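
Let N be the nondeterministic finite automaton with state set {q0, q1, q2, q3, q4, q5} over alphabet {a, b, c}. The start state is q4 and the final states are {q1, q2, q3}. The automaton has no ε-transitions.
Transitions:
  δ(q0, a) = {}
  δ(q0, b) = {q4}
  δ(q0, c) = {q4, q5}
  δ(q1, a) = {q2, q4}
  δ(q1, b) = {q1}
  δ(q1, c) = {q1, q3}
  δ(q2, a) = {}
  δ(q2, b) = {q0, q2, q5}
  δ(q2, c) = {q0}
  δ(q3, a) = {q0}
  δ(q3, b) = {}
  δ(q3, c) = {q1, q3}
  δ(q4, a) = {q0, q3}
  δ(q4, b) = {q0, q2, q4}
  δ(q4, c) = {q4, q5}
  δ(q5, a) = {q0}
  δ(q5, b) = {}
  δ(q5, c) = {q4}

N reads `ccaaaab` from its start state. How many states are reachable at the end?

Start: {q4}
read c: {q4, q5}
read c: {q4, q5}
read a: {q0, q3}
read a: {q0}
read a: {}
The reachable set is empty and stays empty for the remaining 2 symbols.
Final reachable set {} has 0 states.

0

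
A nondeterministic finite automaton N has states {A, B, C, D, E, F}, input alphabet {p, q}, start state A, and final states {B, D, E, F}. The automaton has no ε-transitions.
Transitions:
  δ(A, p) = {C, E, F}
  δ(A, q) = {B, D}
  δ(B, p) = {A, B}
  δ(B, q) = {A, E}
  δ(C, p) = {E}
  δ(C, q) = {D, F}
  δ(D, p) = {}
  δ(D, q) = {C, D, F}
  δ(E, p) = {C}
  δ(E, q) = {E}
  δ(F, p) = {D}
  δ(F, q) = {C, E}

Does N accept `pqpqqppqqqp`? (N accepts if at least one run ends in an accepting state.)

accepted

Start: {A}
read p: {C, E, F}
read q: {C, D, E, F}
read p: {C, D, E}
read q: {C, D, E, F}
read q: {C, D, E, F}
read p: {C, D, E}
read p: {C, E}
read q: {D, E, F}
read q: {C, D, E, F}
read q: {C, D, E, F}
read p: {C, D, E}
Reachable ∩ accepting = {D, E} — nonempty.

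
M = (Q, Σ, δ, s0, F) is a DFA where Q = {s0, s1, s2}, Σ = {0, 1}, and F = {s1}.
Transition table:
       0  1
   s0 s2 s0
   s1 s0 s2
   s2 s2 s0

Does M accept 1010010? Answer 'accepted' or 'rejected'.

s0 --1--> s0
s0 --0--> s2
s2 --1--> s0
s0 --0--> s2
s2 --0--> s2
s2 --1--> s0
s0 --0--> s2
End in state s2, which is not an accepting state.

rejected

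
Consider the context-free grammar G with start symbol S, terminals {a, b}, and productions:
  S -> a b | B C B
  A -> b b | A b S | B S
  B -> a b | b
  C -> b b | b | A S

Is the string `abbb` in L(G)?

S ⇒ BCB ⇒ abCB ⇒ abbB ⇒ abbb

yes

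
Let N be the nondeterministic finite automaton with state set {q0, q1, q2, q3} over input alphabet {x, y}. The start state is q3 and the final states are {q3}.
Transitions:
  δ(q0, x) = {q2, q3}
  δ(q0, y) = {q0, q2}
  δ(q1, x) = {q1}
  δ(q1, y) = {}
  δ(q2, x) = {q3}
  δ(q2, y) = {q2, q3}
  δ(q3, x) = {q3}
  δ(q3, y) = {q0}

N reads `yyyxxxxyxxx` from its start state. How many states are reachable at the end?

Start: {q3}
read y: {q0}
read y: {q0, q2}
read y: {q0, q2, q3}
read x: {q2, q3}
read x: {q3}
read x: {q3}
read x: {q3}
read y: {q0}
read x: {q2, q3}
read x: {q3}
read x: {q3}
Final reachable set {q3} has 1 state.

1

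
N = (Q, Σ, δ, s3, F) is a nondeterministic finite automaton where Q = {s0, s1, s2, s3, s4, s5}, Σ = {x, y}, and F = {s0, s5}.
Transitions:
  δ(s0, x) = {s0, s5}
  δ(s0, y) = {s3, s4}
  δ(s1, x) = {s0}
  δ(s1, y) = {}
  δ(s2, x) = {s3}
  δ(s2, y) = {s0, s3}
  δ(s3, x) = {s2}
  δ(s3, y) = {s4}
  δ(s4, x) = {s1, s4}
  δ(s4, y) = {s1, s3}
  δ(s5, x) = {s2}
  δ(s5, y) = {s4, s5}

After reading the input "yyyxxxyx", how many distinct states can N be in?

4

Start: {s3}
read y: {s4}
read y: {s1, s3}
read y: {s4}
read x: {s1, s4}
read x: {s0, s1, s4}
read x: {s0, s1, s4, s5}
read y: {s1, s3, s4, s5}
read x: {s0, s1, s2, s4}
Final reachable set {s0, s1, s2, s4} has 4 states.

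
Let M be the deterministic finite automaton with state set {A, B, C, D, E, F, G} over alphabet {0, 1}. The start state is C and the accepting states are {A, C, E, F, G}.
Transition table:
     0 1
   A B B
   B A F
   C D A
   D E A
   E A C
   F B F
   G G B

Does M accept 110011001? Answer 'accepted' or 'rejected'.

C --1--> A
A --1--> B
B --0--> A
A --0--> B
B --1--> F
F --1--> F
F --0--> B
B --0--> A
A --1--> B
End in state B, which is not an accepting state.

rejected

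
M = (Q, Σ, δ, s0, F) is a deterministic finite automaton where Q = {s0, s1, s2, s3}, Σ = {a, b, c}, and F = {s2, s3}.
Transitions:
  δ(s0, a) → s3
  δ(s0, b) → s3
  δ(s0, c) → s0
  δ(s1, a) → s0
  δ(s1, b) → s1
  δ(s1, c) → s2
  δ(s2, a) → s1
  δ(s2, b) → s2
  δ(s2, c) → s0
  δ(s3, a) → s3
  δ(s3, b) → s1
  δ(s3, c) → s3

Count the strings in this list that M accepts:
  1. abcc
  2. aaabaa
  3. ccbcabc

2

abcc: rejected
aaabaa: accepted
ccbcabc: accepted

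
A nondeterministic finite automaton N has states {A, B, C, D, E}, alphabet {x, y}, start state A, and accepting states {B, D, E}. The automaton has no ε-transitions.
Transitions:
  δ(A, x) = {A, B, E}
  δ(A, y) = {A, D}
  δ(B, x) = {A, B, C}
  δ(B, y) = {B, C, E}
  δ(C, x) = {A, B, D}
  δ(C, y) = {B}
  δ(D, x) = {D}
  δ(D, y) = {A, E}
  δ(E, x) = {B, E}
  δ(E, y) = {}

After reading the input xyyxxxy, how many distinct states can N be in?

Start: {A}
read x: {A, B, E}
read y: {A, B, C, D, E}
read y: {A, B, C, D, E}
read x: {A, B, C, D, E}
read x: {A, B, C, D, E}
read x: {A, B, C, D, E}
read y: {A, B, C, D, E}
Final reachable set {A, B, C, D, E} has 5 states.

5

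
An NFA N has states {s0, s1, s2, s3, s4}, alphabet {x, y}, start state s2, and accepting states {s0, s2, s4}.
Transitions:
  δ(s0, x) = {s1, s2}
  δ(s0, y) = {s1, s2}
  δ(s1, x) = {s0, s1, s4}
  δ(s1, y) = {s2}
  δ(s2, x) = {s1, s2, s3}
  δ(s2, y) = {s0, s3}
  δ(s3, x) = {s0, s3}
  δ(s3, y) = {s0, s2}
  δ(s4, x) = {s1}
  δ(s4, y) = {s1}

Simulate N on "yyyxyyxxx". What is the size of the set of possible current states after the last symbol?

5

Start: {s2}
read y: {s0, s3}
read y: {s0, s1, s2}
read y: {s0, s1, s2, s3}
read x: {s0, s1, s2, s3, s4}
read y: {s0, s1, s2, s3}
read y: {s0, s1, s2, s3}
read x: {s0, s1, s2, s3, s4}
read x: {s0, s1, s2, s3, s4}
read x: {s0, s1, s2, s3, s4}
Final reachable set {s0, s1, s2, s3, s4} has 5 states.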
—————
After identifying the lines above that contain "over", copy each one.

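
Let N be the nondeterministic finite automaton with state set {q0, q1, q2, q3, q4, q5} over alphabet {a, b, c}. The start state is q4 and the final states are {q1, q2, q3}. The automaton has no ε-transitions.
Let N be the nondeterministic finite automaton with state set {q0, q1, q2, q3} over input alphabet {x, y}. The start state is q3 and the final states are {q3}.
Let M be the deterministic finite automaton with state set {A, B, C, D, E, F, G} over alphabet {0, 1}. The start state is C and the accepting states are {A, C, E, F, G}.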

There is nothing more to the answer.